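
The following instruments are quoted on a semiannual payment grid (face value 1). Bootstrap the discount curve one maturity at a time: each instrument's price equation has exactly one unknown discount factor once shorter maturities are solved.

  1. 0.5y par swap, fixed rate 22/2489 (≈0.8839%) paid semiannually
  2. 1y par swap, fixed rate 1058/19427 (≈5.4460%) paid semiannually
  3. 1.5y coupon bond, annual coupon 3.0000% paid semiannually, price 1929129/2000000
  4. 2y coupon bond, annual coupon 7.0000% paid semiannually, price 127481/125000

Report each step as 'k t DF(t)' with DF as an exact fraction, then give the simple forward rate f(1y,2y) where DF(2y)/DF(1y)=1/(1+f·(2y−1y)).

1 1/2 2489/2500
2 1 9471/10000
3 3/2 576/625
4 2 1777/2000
f(1y,2y) = ((9471/10000)/(1777/2000) − 1)/(1) = 586/8885 ≈ 6.5954%

step 1 [0.5y] swap r/2=11/2489: DF=(1 − 11/2489·(0))/(1+11/2489) = 2489/2500 ≈ 0.995600
step 2 [1y] swap r/2=529/19427: DF=(1 − 529/19427·(0.995600))/(1+529/19427) = 9471/10000 ≈ 0.947100
step 3 [1.5y] bond c/2=3/200: DF=(1929129/2000000 − 3/200·(0.995600+0.947100))/(1+3/200) = 576/625 ≈ 0.921600
step 4 [2y] bond c/2=7/200: DF=(127481/125000 − 7/200·(0.995600+0.947100+0.921600))/(1+7/200) = 1777/2000 ≈ 0.888500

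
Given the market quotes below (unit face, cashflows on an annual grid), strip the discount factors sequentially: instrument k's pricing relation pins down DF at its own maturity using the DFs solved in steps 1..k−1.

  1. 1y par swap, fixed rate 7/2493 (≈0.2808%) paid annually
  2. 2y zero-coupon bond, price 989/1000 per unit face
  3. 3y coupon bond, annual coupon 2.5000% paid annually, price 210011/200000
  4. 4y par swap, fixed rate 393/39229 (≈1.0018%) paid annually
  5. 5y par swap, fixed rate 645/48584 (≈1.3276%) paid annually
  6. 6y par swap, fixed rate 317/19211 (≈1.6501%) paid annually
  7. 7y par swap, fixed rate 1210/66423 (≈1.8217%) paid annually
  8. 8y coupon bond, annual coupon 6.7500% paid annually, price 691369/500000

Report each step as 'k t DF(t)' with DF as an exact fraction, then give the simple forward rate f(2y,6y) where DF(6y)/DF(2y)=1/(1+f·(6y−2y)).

1 1 2493/2500
2 2 989/1000
3 3 122/125
4 4 9607/10000
5 5 1871/2000
6 6 9049/10000
7 7 879/1000
8 8 8753/10000
f(2y,6y) = ((989/1000)/(9049/10000) − 1)/(4) = 841/36196 ≈ 2.3235%

step 1 [1y] swap r/1=7/2493: DF=(1 − 7/2493·(0))/(1+7/2493) = 2493/2500 ≈ 0.997200
step 2 [2y] zero: DF = P = 989/1000 ≈ 0.989000
step 3 [3y] bond c/1=1/40: DF=(210011/200000 − 1/40·(0.997200+0.989000))/(1+1/40) = 122/125 ≈ 0.976000
step 4 [4y] swap r/1=393/39229: DF=(1 − 393/39229·(0.997200+0.989000+0.976000))/(1+393/39229) = 9607/10000 ≈ 0.960700
step 5 [5y] swap r/1=645/48584: DF=(1 − 645/48584·(0.997200+0.989000+0.976000+0.960700))/(1+645/48584) = 1871/2000 ≈ 0.935500
step 6 [6y] swap r/1=317/19211: DF=(1 − 317/19211·(0.997200+0.989000+0.976000+0.960700+0.935500))/(1+317/19211) = 9049/10000 ≈ 0.904900
step 7 [7y] swap r/1=1210/66423: DF=(1 − 1210/66423·(0.997200+0.989000+0.976000+0.960700+0.935500+0.904900))/(1+1210/66423) = 879/1000 ≈ 0.879000
step 8 [8y] bond c/1=27/400: DF=(691369/500000 − 27/400·(0.997200+0.989000+0.976000+0.960700+0.935500+0.904900+0.879000))/(1+27/400) = 8753/10000 ≈ 0.875300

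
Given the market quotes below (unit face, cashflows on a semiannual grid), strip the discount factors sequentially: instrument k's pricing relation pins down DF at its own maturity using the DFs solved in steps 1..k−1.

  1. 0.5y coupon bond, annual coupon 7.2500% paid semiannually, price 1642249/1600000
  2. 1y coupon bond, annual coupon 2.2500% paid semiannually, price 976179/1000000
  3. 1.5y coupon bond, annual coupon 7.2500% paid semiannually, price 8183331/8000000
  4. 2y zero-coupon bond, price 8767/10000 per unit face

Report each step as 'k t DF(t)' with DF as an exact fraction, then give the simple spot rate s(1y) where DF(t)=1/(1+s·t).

1 1/2 1981/2000
2 1 9543/10000
3 3/2 9191/10000
4 2 8767/10000
s(1y) = (1/(9543/10000) − 1)/(1) = 457/9543 ≈ 4.7889%

step 1 [0.5y] bond c/2=29/800: DF=(1642249/1600000 − 29/800·(0))/(1+29/800) = 1981/2000 ≈ 0.990500
step 2 [1y] bond c/2=9/800: DF=(976179/1000000 − 9/800·(0.990500))/(1+9/800) = 9543/10000 ≈ 0.954300
step 3 [1.5y] bond c/2=29/800: DF=(8183331/8000000 − 29/800·(0.990500+0.954300))/(1+29/800) = 9191/10000 ≈ 0.919100
step 4 [2y] zero: DF = P = 8767/10000 ≈ 0.876700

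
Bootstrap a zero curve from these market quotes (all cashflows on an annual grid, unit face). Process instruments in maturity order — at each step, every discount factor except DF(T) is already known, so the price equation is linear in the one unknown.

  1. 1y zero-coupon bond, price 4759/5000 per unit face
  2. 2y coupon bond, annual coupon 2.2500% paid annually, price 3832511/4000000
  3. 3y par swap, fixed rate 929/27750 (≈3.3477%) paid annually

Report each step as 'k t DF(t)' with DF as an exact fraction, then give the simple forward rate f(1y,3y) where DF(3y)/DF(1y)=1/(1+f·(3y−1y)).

step 1 [1y] zero: DF = P = 4759/5000 ≈ 0.951800
step 2 [2y] bond c/1=9/400: DF=(3832511/4000000 − 9/400·(0.951800))/(1+9/400) = 9161/10000 ≈ 0.916100
step 3 [3y] swap r/1=929/27750: DF=(1 − 929/27750·(0.951800+0.916100))/(1+929/27750) = 9071/10000 ≈ 0.907100

1 1 4759/5000
2 2 9161/10000
3 3 9071/10000
f(1y,3y) = ((4759/5000)/(9071/10000) − 1)/(2) = 447/18142 ≈ 2.4639%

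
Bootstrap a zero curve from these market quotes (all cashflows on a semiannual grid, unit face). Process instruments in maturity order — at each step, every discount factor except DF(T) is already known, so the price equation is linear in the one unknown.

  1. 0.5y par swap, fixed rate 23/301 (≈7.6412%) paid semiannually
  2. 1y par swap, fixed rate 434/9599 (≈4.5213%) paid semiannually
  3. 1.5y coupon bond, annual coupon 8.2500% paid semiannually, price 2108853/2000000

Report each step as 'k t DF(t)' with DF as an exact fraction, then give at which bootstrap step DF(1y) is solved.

step 1 [0.5y] swap r/2=23/602: DF=(1 − 23/602·(0))/(1+23/602) = 602/625 ≈ 0.963200
step 2 [1y] swap r/2=217/9599: DF=(1 − 217/9599·(0.963200))/(1+217/9599) = 4783/5000 ≈ 0.956600
step 3 [1.5y] bond c/2=33/800: DF=(2108853/2000000 − 33/800·(0.963200+0.956600))/(1+33/800) = 4683/5000 ≈ 0.936600

1 1/2 602/625
2 1 4783/5000
3 3/2 4683/5000
DF(1y) is solved at step 2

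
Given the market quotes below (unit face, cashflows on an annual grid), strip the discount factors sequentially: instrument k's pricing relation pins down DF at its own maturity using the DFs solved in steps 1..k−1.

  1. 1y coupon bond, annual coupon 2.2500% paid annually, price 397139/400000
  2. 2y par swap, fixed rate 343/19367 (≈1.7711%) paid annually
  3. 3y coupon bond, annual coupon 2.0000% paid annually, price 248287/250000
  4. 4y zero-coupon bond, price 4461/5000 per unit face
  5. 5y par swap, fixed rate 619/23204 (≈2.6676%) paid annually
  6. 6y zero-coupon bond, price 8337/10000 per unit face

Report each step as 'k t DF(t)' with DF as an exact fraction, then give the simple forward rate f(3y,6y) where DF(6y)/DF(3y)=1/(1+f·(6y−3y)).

step 1 [1y] bond c/1=9/400: DF=(397139/400000 − 9/400·(0))/(1+9/400) = 971/1000 ≈ 0.971000
step 2 [2y] swap r/1=343/19367: DF=(1 − 343/19367·(0.971000))/(1+343/19367) = 9657/10000 ≈ 0.965700
step 3 [3y] bond c/1=1/50: DF=(248287/250000 − 1/50·(0.971000+0.965700))/(1+1/50) = 9357/10000 ≈ 0.935700
step 4 [4y] zero: DF = P = 4461/5000 ≈ 0.892200
step 5 [5y] swap r/1=619/23204: DF=(1 − 619/23204·(0.971000+0.965700+0.935700+0.892200))/(1+619/23204) = 4381/5000 ≈ 0.876200
step 6 [6y] zero: DF = P = 8337/10000 ≈ 0.833700

1 1 971/1000
2 2 9657/10000
3 3 9357/10000
4 4 4461/5000
5 5 4381/5000
6 6 8337/10000
f(3y,6y) = ((9357/10000)/(8337/10000) − 1)/(3) = 340/8337 ≈ 4.0782%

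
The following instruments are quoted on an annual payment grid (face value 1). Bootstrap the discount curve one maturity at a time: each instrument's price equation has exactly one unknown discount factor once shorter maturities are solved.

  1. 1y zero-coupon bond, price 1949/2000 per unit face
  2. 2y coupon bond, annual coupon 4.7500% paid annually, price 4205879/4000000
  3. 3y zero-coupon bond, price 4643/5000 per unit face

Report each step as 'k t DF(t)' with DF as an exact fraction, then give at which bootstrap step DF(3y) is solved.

1 1 1949/2000
2 2 2399/2500
3 3 4643/5000
DF(3y) is solved at step 3

step 1 [1y] zero: DF = P = 1949/2000 ≈ 0.974500
step 2 [2y] bond c/1=19/400: DF=(4205879/4000000 − 19/400·(0.974500))/(1+19/400) = 2399/2500 ≈ 0.959600
step 3 [3y] zero: DF = P = 4643/5000 ≈ 0.928600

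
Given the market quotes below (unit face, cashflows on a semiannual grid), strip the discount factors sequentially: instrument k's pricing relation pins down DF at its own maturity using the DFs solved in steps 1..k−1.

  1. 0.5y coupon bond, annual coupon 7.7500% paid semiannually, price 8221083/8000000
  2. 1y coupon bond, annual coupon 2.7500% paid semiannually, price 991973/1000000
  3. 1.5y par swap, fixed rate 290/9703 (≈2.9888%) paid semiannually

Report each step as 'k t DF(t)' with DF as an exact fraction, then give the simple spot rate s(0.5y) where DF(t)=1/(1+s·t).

step 1 [0.5y] bond c/2=31/800: DF=(8221083/8000000 − 31/800·(0))/(1+31/800) = 9893/10000 ≈ 0.989300
step 2 [1y] bond c/2=11/800: DF=(991973/1000000 − 11/800·(0.989300))/(1+11/800) = 9651/10000 ≈ 0.965100
step 3 [1.5y] swap r/2=145/9703: DF=(1 − 145/9703·(0.989300+0.965100))/(1+145/9703) = 1913/2000 ≈ 0.956500

1 1/2 9893/10000
2 1 9651/10000
3 3/2 1913/2000
s(0.5y) = (1/(9893/10000) − 1)/(1/2) = 214/9893 ≈ 2.1631%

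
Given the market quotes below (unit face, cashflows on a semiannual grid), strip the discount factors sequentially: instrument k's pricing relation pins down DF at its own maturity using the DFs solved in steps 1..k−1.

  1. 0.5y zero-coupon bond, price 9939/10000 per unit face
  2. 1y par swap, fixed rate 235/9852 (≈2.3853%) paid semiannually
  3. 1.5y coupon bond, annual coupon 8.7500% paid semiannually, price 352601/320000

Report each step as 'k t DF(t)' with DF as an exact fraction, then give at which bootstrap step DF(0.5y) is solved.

step 1 [0.5y] zero: DF = P = 9939/10000 ≈ 0.993900
step 2 [1y] swap r/2=235/19704: DF=(1 − 235/19704·(0.993900))/(1+235/19704) = 1953/2000 ≈ 0.976500
step 3 [1.5y] bond c/2=7/160: DF=(352601/320000 − 7/160·(0.993900+0.976500))/(1+7/160) = 9731/10000 ≈ 0.973100

1 1/2 9939/10000
2 1 1953/2000
3 3/2 9731/10000
DF(0.5y) is solved at step 1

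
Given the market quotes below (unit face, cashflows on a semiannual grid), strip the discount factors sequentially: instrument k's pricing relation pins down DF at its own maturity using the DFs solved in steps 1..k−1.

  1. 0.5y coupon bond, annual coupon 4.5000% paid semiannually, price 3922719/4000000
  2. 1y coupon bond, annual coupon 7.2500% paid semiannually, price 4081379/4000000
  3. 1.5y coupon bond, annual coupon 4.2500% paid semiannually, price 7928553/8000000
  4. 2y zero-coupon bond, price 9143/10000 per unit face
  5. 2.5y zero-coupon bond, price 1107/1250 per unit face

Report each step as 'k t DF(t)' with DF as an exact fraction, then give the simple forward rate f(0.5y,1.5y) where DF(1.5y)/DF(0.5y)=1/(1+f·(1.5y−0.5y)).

1 1/2 9591/10000
2 1 9511/10000
3 3/2 9307/10000
4 2 9143/10000
5 5/2 1107/1250
f(0.5y,1.5y) = ((9591/10000)/(9307/10000) − 1)/(1) = 284/9307 ≈ 3.0515%

step 1 [0.5y] bond c/2=9/400: DF=(3922719/4000000 − 9/400·(0))/(1+9/400) = 9591/10000 ≈ 0.959100
step 2 [1y] bond c/2=29/800: DF=(4081379/4000000 − 29/800·(0.959100))/(1+29/800) = 9511/10000 ≈ 0.951100
step 3 [1.5y] bond c/2=17/800: DF=(7928553/8000000 − 17/800·(0.959100+0.951100))/(1+17/800) = 9307/10000 ≈ 0.930700
step 4 [2y] zero: DF = P = 9143/10000 ≈ 0.914300
step 5 [2.5y] zero: DF = P = 1107/1250 ≈ 0.885600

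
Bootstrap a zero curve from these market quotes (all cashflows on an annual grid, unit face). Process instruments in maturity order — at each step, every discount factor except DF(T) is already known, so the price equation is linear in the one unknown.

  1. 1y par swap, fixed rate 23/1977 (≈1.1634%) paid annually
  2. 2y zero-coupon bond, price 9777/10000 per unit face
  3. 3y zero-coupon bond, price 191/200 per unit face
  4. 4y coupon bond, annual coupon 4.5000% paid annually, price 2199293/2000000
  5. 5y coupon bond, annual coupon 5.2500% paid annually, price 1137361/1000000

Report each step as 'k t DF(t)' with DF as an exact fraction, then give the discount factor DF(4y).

1 1 1977/2000
2 2 9777/10000
3 3 191/200
4 4 1853/2000
5 5 8887/10000
DF(4y) = 1853/2000 ≈ 0.926500

step 1 [1y] swap r/1=23/1977: DF=(1 − 23/1977·(0))/(1+23/1977) = 1977/2000 ≈ 0.988500
step 2 [2y] zero: DF = P = 9777/10000 ≈ 0.977700
step 3 [3y] zero: DF = P = 191/200 ≈ 0.955000
step 4 [4y] bond c/1=9/200: DF=(2199293/2000000 − 9/200·(0.988500+0.977700+0.955000))/(1+9/200) = 1853/2000 ≈ 0.926500
step 5 [5y] bond c/1=21/400: DF=(1137361/1000000 − 21/400·(0.988500+0.977700+0.955000+0.926500))/(1+21/400) = 8887/10000 ≈ 0.888700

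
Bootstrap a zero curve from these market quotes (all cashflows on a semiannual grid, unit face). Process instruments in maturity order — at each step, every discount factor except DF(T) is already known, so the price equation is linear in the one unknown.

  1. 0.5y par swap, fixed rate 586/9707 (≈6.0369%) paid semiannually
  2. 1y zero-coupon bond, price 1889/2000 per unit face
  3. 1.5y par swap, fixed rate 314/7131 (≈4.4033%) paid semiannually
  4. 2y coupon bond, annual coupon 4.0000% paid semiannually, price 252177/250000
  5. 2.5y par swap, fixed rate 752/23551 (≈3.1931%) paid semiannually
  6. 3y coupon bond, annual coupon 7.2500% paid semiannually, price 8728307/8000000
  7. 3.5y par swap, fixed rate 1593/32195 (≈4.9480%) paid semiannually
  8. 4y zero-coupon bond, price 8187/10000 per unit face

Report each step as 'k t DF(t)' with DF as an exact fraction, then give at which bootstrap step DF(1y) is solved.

1 1/2 9707/10000
2 1 1889/2000
3 3/2 2343/2500
4 2 933/1000
5 5/2 578/625
6 3 8881/10000
7 7/2 8407/10000
8 4 8187/10000
DF(1y) is solved at step 2

step 1 [0.5y] swap r/2=293/9707: DF=(1 − 293/9707·(0))/(1+293/9707) = 9707/10000 ≈ 0.970700
step 2 [1y] zero: DF = P = 1889/2000 ≈ 0.944500
step 3 [1.5y] swap r/2=157/7131: DF=(1 − 157/7131·(0.970700+0.944500))/(1+157/7131) = 2343/2500 ≈ 0.937200
step 4 [2y] bond c/2=1/50: DF=(252177/250000 − 1/50·(0.970700+0.944500+0.937200))/(1+1/50) = 933/1000 ≈ 0.933000
step 5 [2.5y] swap r/2=376/23551: DF=(1 − 376/23551·(0.970700+0.944500+0.937200+0.933000))/(1+376/23551) = 578/625 ≈ 0.924800
step 6 [3y] bond c/2=29/800: DF=(8728307/8000000 − 29/800·(0.970700+0.944500+0.937200+0.933000+0.924800))/(1+29/800) = 8881/10000 ≈ 0.888100
step 7 [3.5y] swap r/2=1593/64390: DF=(1 − 1593/64390·(0.970700+0.944500+0.937200+0.933000+0.924800+0.888100))/(1+1593/64390) = 8407/10000 ≈ 0.840700
step 8 [4y] zero: DF = P = 8187/10000 ≈ 0.818700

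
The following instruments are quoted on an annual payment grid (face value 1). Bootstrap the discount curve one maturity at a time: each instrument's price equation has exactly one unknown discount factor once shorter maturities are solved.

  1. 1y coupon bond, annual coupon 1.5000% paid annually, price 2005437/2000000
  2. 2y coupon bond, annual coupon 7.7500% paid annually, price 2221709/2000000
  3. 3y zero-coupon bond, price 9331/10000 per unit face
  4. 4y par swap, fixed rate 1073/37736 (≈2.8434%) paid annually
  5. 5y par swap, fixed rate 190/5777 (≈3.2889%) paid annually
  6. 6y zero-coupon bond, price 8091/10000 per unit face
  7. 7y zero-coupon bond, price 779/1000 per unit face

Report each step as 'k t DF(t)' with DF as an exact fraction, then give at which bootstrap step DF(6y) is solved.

step 1 [1y] bond c/1=3/200: DF=(2005437/2000000 − 3/200·(0))/(1+3/200) = 9879/10000 ≈ 0.987900
step 2 [2y] bond c/1=31/400: DF=(2221709/2000000 − 31/400·(0.987900))/(1+31/400) = 9599/10000 ≈ 0.959900
step 3 [3y] zero: DF = P = 9331/10000 ≈ 0.933100
step 4 [4y] swap r/1=1073/37736: DF=(1 − 1073/37736·(0.987900+0.959900+0.933100))/(1+1073/37736) = 8927/10000 ≈ 0.892700
step 5 [5y] swap r/1=190/5777: DF=(1 − 190/5777·(0.987900+0.959900+0.933100+0.892700))/(1+190/5777) = 106/125 ≈ 0.848000
step 6 [6y] zero: DF = P = 8091/10000 ≈ 0.809100
step 7 [7y] zero: DF = P = 779/1000 ≈ 0.779000

1 1 9879/10000
2 2 9599/10000
3 3 9331/10000
4 4 8927/10000
5 5 106/125
6 6 8091/10000
7 7 779/1000
DF(6y) is solved at step 6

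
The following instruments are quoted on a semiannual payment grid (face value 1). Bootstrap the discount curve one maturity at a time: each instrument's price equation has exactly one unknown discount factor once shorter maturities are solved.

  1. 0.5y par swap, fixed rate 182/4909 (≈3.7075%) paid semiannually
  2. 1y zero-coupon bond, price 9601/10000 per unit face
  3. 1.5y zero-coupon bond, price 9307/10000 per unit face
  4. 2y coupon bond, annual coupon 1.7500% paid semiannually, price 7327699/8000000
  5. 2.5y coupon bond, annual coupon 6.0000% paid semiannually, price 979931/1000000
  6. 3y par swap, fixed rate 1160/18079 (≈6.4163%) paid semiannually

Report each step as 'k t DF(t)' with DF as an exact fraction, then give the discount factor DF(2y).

step 1 [0.5y] swap r/2=91/4909: DF=(1 − 91/4909·(0))/(1+91/4909) = 4909/5000 ≈ 0.981800
step 2 [1y] zero: DF = P = 9601/10000 ≈ 0.960100
step 3 [1.5y] zero: DF = P = 9307/10000 ≈ 0.930700
step 4 [2y] bond c/2=7/800: DF=(7327699/8000000 − 7/800·(0.981800+0.960100+0.930700))/(1+7/800) = 8831/10000 ≈ 0.883100
step 5 [2.5y] bond c/2=3/100: DF=(979931/1000000 − 3/100·(0.981800+0.960100+0.930700+0.883100))/(1+3/100) = 421/500 ≈ 0.842000
step 6 [3y] swap r/2=580/18079: DF=(1 − 580/18079·(0.981800+0.960100+0.930700+0.883100+0.842000))/(1+580/18079) = 413/500 ≈ 0.826000

1 1/2 4909/5000
2 1 9601/10000
3 3/2 9307/10000
4 2 8831/10000
5 5/2 421/500
6 3 413/500
DF(2y) = 8831/10000 ≈ 0.883100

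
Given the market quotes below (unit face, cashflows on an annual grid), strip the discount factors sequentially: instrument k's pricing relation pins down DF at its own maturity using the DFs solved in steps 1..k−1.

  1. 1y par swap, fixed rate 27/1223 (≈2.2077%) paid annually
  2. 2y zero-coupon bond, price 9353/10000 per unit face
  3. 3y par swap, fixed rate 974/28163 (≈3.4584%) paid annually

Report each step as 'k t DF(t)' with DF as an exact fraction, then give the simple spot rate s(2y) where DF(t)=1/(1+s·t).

1 1 1223/1250
2 2 9353/10000
3 3 4513/5000
s(2y) = (1/(9353/10000) − 1)/(2) = 647/18706 ≈ 3.4588%

step 1 [1y] swap r/1=27/1223: DF=(1 − 27/1223·(0))/(1+27/1223) = 1223/1250 ≈ 0.978400
step 2 [2y] zero: DF = P = 9353/10000 ≈ 0.935300
step 3 [3y] swap r/1=974/28163: DF=(1 − 974/28163·(0.978400+0.935300))/(1+974/28163) = 4513/5000 ≈ 0.902600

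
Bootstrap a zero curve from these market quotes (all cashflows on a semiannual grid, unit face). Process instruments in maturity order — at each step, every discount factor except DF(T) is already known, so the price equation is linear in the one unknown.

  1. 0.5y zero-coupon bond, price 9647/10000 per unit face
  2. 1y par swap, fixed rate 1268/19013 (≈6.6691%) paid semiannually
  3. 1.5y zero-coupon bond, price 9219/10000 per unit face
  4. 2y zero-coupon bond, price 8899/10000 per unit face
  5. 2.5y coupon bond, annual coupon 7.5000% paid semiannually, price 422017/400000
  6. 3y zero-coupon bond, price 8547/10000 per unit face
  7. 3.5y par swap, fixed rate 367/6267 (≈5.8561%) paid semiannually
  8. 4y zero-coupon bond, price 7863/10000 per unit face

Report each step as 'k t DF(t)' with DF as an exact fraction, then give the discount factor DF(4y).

step 1 [0.5y] zero: DF = P = 9647/10000 ≈ 0.964700
step 2 [1y] swap r/2=634/19013: DF=(1 − 634/19013·(0.964700))/(1+634/19013) = 4683/5000 ≈ 0.936600
step 3 [1.5y] zero: DF = P = 9219/10000 ≈ 0.921900
step 4 [2y] zero: DF = P = 8899/10000 ≈ 0.889900
step 5 [2.5y] bond c/2=3/80: DF=(422017/400000 − 3/80·(0.964700+0.936600+0.921900+0.889900))/(1+3/80) = 8827/10000 ≈ 0.882700
step 6 [3y] zero: DF = P = 8547/10000 ≈ 0.854700
step 7 [3.5y] swap r/2=367/12534: DF=(1 − 367/12534·(0.964700+0.936600+0.921900+0.889900+0.882700+0.854700))/(1+367/12534) = 1633/2000 ≈ 0.816500
step 8 [4y] zero: DF = P = 7863/10000 ≈ 0.786300

1 1/2 9647/10000
2 1 4683/5000
3 3/2 9219/10000
4 2 8899/10000
5 5/2 8827/10000
6 3 8547/10000
7 7/2 1633/2000
8 4 7863/10000
DF(4y) = 7863/10000 ≈ 0.786300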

*EXERCISE REQUIREMENTS*:
Print, from the entries above, the line with "1. 0.5y coupon bond, annual coupon 7.7500%", the line with "3. 1.5y par swap, fixed rate 290/9703" and all lines between them, exactly and with nothing else.

*RESPONSE TO THE EXERCISE*:
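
  1. 0.5y coupon bond, annual coupon 7.7500% paid semiannually, price 8221083/8000000
  2. 1y coupon bond, annual coupon 2.7500% paid semiannually, price 991973/1000000
  3. 1.5y par swap, fixed rate 290/9703 (≈2.9888%) paid semiannually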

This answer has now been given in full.